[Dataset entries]
*-*-*

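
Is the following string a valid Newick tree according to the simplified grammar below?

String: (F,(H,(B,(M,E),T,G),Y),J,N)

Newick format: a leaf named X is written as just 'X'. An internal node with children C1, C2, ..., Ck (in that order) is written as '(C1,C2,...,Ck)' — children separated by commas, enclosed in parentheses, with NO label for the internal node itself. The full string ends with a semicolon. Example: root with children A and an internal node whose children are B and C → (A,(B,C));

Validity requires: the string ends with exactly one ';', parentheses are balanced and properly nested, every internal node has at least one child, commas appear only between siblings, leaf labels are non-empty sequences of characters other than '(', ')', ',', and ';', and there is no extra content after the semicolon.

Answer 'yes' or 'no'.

Input: (F,(H,(B,(M,E),T,G),Y),J,N)
Paren balance: 4 '(' vs 4 ')' OK
Ends with single ';': False
Full parse: FAILS (must end with ;)
Valid: False

Answer: no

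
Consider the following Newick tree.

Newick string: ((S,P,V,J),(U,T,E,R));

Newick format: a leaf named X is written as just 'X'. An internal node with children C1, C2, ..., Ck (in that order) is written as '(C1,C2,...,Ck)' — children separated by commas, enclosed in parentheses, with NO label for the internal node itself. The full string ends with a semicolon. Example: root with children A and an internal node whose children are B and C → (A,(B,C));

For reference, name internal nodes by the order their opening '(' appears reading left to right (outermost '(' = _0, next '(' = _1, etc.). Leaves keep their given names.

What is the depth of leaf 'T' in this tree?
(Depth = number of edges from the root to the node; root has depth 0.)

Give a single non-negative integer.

Answer: 2

Derivation:
Newick: ((S,P,V,J),(U,T,E,R));
Naming internals by '(' encounter order: outermost '(' = _0, next = _1, ...
Query node: T
Path from root: _0 -> _2 -> T
Depth of T: 2 (number of edges from root)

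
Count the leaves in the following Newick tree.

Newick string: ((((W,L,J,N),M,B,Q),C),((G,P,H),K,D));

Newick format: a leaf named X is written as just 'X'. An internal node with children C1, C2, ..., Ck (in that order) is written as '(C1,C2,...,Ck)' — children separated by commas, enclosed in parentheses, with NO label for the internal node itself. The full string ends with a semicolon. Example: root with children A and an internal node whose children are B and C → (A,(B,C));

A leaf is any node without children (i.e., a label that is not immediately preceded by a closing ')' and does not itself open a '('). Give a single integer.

Newick: ((((W,L,J,N),M,B,Q),C),((G,P,H),K,D));
Scan left-to-right; a leaf is any maximal label run not followed by '(':
  pos 4: leaf 'W' → count = 1
  pos 6: leaf 'L' → count = 2
  pos 8: leaf 'J' → count = 3
  pos 10: leaf 'N' → count = 4
  pos 13: leaf 'M' → count = 5
  pos 15: leaf 'B' → count = 6
  pos 17: leaf 'Q' → count = 7
  pos 20: leaf 'C' → count = 8
  pos 25: leaf 'G' → count = 9
  pos 27: leaf 'P' → count = 10
  pos 29: leaf 'H' → count = 11
  pos 32: leaf 'K' → count = 12
  pos 34: leaf 'D' → count = 13
Total leaves: 13

Answer: 13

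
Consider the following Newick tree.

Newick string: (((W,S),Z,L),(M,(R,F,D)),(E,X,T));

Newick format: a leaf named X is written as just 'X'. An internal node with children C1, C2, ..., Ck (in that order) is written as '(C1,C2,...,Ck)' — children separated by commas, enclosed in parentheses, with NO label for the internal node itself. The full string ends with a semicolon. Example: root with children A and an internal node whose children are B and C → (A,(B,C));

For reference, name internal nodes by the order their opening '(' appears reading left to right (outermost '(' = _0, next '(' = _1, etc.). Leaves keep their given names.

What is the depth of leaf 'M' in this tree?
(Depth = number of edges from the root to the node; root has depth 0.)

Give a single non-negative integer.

Answer: 2

Derivation:
Newick: (((W,S),Z,L),(M,(R,F,D)),(E,X,T));
Naming internals by '(' encounter order: outermost '(' = _0, next = _1, ...
Query node: M
Path from root: _0 -> _3 -> M
Depth of M: 2 (number of edges from root)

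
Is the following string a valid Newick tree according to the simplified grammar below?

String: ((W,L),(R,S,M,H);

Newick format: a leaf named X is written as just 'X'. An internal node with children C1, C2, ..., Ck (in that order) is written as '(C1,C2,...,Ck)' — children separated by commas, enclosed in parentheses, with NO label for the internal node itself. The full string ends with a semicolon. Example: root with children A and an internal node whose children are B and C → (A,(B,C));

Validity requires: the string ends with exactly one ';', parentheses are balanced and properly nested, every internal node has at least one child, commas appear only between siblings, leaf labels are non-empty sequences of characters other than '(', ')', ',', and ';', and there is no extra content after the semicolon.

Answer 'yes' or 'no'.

Answer: no

Derivation:
Input: ((W,L),(R,S,M,H);
Paren balance: 3 '(' vs 2 ')' MISMATCH
Ends with single ';': True
Full parse: FAILS (expected , or ) at pos 16)
Valid: False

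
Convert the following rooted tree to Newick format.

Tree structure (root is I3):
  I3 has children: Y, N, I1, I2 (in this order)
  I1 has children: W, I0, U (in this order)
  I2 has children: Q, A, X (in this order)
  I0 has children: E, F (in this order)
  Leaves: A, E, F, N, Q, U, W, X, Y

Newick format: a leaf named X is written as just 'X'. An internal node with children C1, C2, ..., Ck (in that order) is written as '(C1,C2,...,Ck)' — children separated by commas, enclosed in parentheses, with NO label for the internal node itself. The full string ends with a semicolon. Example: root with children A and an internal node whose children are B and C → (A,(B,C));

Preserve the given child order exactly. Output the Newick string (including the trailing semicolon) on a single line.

internal I3 with children ['Y', 'N', 'I1', 'I2']
  leaf 'Y' → 'Y'
  leaf 'N' → 'N'
  internal I1 with children ['W', 'I0', 'U']
    leaf 'W' → 'W'
    internal I0 with children ['E', 'F']
      leaf 'E' → 'E'
      leaf 'F' → 'F'
    → '(E,F)'
    leaf 'U' → 'U'
  → '(W,(E,F),U)'
  internal I2 with children ['Q', 'A', 'X']
    leaf 'Q' → 'Q'
    leaf 'A' → 'A'
    leaf 'X' → 'X'
  → '(Q,A,X)'
→ '(Y,N,(W,(E,F),U),(Q,A,X))'
Final: (Y,N,(W,(E,F),U),(Q,A,X));

Answer: (Y,N,(W,(E,F),U),(Q,A,X));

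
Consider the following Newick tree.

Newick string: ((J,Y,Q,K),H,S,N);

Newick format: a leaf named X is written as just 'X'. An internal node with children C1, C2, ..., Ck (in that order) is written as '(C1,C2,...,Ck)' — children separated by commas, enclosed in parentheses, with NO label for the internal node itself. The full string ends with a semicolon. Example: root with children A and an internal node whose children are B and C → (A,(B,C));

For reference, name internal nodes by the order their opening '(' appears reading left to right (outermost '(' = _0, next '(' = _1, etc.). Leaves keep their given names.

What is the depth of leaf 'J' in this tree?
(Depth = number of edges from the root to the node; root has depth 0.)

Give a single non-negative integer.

Newick: ((J,Y,Q,K),H,S,N);
Naming internals by '(' encounter order: outermost '(' = _0, next = _1, ...
Query node: J
Path from root: _0 -> _1 -> J
Depth of J: 2 (number of edges from root)

Answer: 2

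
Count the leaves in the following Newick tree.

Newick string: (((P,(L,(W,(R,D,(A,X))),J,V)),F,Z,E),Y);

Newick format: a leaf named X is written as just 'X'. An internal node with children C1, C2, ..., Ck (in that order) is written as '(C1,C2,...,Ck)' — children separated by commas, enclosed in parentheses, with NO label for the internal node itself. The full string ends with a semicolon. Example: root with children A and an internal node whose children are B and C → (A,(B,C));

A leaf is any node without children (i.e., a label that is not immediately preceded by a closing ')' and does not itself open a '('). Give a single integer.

Answer: 13

Derivation:
Newick: (((P,(L,(W,(R,D,(A,X))),J,V)),F,Z,E),Y);
Scan left-to-right; a leaf is any maximal label run not followed by '(':
  pos 3: leaf 'P' → count = 1
  pos 6: leaf 'L' → count = 2
  pos 9: leaf 'W' → count = 3
  pos 12: leaf 'R' → count = 4
  pos 14: leaf 'D' → count = 5
  pos 17: leaf 'A' → count = 6
  pos 19: leaf 'X' → count = 7
  pos 24: leaf 'J' → count = 8
  pos 26: leaf 'V' → count = 9
  pos 30: leaf 'F' → count = 10
  pos 32: leaf 'Z' → count = 11
  pos 34: leaf 'E' → count = 12
  pos 37: leaf 'Y' → count = 13
Total leaves: 13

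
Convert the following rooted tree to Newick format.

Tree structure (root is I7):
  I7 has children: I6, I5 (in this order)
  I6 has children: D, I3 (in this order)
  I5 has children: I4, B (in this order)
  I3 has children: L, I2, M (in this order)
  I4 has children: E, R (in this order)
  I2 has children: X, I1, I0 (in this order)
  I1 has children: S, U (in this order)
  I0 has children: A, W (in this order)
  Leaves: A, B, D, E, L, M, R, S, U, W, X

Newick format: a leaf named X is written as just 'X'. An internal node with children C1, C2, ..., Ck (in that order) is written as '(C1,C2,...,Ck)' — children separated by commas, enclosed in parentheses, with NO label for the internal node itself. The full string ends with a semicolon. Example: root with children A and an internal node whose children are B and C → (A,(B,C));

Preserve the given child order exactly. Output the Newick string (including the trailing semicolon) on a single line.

internal I7 with children ['I6', 'I5']
  internal I6 with children ['D', 'I3']
    leaf 'D' → 'D'
    internal I3 with children ['L', 'I2', 'M']
      leaf 'L' → 'L'
      internal I2 with children ['X', 'I1', 'I0']
        leaf 'X' → 'X'
        internal I1 with children ['S', 'U']
          leaf 'S' → 'S'
          leaf 'U' → 'U'
        → '(S,U)'
        internal I0 with children ['A', 'W']
          leaf 'A' → 'A'
          leaf 'W' → 'W'
        → '(A,W)'
      → '(X,(S,U),(A,W))'
      leaf 'M' → 'M'
    → '(L,(X,(S,U),(A,W)),M)'
  → '(D,(L,(X,(S,U),(A,W)),M))'
  internal I5 with children ['I4', 'B']
    internal I4 with children ['E', 'R']
      leaf 'E' → 'E'
      leaf 'R' → 'R'
    → '(E,R)'
    leaf 'B' → 'B'
  → '((E,R),B)'
→ '((D,(L,(X,(S,U),(A,W)),M)),((E,R),B))'
Final: ((D,(L,(X,(S,U),(A,W)),M)),((E,R),B));

Answer: ((D,(L,(X,(S,U),(A,W)),M)),((E,R),B));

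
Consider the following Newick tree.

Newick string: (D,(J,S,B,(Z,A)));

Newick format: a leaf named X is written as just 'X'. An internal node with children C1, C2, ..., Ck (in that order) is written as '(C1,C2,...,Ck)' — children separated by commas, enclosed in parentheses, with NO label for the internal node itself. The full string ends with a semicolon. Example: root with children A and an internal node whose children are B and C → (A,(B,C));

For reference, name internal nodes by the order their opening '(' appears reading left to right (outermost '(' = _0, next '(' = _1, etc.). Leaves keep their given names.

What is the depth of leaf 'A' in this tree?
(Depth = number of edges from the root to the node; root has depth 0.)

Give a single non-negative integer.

Newick: (D,(J,S,B,(Z,A)));
Naming internals by '(' encounter order: outermost '(' = _0, next = _1, ...
Query node: A
Path from root: _0 -> _1 -> _2 -> A
Depth of A: 3 (number of edges from root)

Answer: 3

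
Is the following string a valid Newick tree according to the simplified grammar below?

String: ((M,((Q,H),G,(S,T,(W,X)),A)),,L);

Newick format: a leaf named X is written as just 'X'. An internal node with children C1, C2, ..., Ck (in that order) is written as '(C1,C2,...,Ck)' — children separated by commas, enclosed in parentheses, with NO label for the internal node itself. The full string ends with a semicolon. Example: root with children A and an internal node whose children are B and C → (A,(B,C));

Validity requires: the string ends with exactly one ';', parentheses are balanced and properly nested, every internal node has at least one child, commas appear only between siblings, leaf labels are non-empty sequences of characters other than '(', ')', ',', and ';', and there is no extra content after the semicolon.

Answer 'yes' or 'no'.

Input: ((M,((Q,H),G,(S,T,(W,X)),A)),,L);
Paren balance: 6 '(' vs 6 ')' OK
Ends with single ';': True
Full parse: FAILS (empty leaf label at pos 29)
Valid: False

Answer: no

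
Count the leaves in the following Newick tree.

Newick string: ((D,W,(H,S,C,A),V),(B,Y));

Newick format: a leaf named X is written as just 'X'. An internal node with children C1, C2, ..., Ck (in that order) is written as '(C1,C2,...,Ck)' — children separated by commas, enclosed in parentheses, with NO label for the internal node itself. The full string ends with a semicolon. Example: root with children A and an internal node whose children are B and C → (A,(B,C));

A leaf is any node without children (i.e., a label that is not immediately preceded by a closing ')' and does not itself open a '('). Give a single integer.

Newick: ((D,W,(H,S,C,A),V),(B,Y));
Scan left-to-right; a leaf is any maximal label run not followed by '(':
  pos 2: leaf 'D' → count = 1
  pos 4: leaf 'W' → count = 2
  pos 7: leaf 'H' → count = 3
  pos 9: leaf 'S' → count = 4
  pos 11: leaf 'C' → count = 5
  pos 13: leaf 'A' → count = 6
  pos 16: leaf 'V' → count = 7
  pos 20: leaf 'B' → count = 8
  pos 22: leaf 'Y' → count = 9
Total leaves: 9

Answer: 9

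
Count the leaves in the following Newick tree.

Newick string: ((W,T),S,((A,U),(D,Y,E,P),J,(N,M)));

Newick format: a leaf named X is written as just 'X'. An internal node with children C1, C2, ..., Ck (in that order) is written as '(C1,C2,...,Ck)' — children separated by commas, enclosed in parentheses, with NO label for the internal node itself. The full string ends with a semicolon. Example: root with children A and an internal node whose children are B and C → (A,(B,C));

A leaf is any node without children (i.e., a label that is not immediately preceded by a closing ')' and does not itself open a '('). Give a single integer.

Answer: 12

Derivation:
Newick: ((W,T),S,((A,U),(D,Y,E,P),J,(N,M)));
Scan left-to-right; a leaf is any maximal label run not followed by '(':
  pos 2: leaf 'W' → count = 1
  pos 4: leaf 'T' → count = 2
  pos 7: leaf 'S' → count = 3
  pos 11: leaf 'A' → count = 4
  pos 13: leaf 'U' → count = 5
  pos 17: leaf 'D' → count = 6
  pos 19: leaf 'Y' → count = 7
  pos 21: leaf 'E' → count = 8
  pos 23: leaf 'P' → count = 9
  pos 26: leaf 'J' → count = 10
  pos 29: leaf 'N' → count = 11
  pos 31: leaf 'M' → count = 12
Total leaves: 12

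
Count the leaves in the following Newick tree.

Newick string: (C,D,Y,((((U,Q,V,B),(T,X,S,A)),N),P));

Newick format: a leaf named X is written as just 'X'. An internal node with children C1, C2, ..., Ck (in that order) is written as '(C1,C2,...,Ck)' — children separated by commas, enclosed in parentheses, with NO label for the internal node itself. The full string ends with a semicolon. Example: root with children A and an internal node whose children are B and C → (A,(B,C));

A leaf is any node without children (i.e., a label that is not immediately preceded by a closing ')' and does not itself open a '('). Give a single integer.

Newick: (C,D,Y,((((U,Q,V,B),(T,X,S,A)),N),P));
Scan left-to-right; a leaf is any maximal label run not followed by '(':
  pos 1: leaf 'C' → count = 1
  pos 3: leaf 'D' → count = 2
  pos 5: leaf 'Y' → count = 3
  pos 11: leaf 'U' → count = 4
  pos 13: leaf 'Q' → count = 5
  pos 15: leaf 'V' → count = 6
  pos 17: leaf 'B' → count = 7
  pos 21: leaf 'T' → count = 8
  pos 23: leaf 'X' → count = 9
  pos 25: leaf 'S' → count = 10
  pos 27: leaf 'A' → count = 11
  pos 31: leaf 'N' → count = 12
  pos 34: leaf 'P' → count = 13
Total leaves: 13

Answer: 13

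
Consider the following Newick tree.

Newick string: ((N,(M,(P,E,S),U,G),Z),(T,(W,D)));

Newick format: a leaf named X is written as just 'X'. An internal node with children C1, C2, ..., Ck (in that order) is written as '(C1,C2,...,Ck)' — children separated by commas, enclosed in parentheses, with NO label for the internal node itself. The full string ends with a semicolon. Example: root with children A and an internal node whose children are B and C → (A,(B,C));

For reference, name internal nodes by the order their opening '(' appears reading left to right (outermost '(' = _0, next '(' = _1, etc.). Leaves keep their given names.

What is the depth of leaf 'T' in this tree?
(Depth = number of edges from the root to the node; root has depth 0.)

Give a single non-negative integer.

Newick: ((N,(M,(P,E,S),U,G),Z),(T,(W,D)));
Naming internals by '(' encounter order: outermost '(' = _0, next = _1, ...
Query node: T
Path from root: _0 -> _4 -> T
Depth of T: 2 (number of edges from root)

Answer: 2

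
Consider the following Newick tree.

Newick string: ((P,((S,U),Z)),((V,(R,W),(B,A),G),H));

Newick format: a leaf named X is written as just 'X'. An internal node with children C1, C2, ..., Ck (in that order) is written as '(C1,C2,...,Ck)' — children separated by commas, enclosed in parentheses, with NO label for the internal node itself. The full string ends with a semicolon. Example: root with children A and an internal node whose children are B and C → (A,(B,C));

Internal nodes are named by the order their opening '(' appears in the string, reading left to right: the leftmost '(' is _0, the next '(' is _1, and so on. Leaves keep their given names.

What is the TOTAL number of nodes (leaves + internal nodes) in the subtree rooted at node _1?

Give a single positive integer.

Newick: ((P,((S,U),Z)),((V,(R,W),(B,A),G),H));
Locate _1: it is the '(' at position 1 (the 2nd '(' reading left to right).
Query: subtree rooted at _1
_1: subtree_size = 1 + 6
  P: subtree_size = 1 + 0
  _2: subtree_size = 1 + 4
    _3: subtree_size = 1 + 2
      S: subtree_size = 1 + 0
      U: subtree_size = 1 + 0
    Z: subtree_size = 1 + 0
Total subtree size of _1: 7

Answer: 7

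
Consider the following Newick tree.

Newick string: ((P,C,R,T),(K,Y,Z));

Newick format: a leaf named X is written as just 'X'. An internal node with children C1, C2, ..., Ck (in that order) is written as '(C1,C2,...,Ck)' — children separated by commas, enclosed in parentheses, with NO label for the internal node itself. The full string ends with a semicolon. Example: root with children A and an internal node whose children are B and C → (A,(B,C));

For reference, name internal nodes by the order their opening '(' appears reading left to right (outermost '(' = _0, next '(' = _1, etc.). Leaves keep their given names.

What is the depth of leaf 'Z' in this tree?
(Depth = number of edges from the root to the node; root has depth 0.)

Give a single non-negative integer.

Newick: ((P,C,R,T),(K,Y,Z));
Naming internals by '(' encounter order: outermost '(' = _0, next = _1, ...
Query node: Z
Path from root: _0 -> _2 -> Z
Depth of Z: 2 (number of edges from root)

Answer: 2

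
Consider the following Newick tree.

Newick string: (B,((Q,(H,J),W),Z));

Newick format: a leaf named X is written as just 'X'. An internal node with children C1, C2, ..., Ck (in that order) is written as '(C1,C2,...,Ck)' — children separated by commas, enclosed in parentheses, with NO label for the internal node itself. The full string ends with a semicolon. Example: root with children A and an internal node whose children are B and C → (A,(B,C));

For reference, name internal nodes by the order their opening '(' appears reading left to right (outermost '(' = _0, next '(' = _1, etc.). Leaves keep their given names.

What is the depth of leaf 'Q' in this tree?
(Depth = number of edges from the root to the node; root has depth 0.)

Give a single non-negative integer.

Newick: (B,((Q,(H,J),W),Z));
Naming internals by '(' encounter order: outermost '(' = _0, next = _1, ...
Query node: Q
Path from root: _0 -> _1 -> _2 -> Q
Depth of Q: 3 (number of edges from root)

Answer: 3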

*-*-*

▶ _PROBLEM REQUIREMENTS_: A single figure, the number of lines above with the word "What", is the whole answer.

▶ _ANSWER SPACE_: 8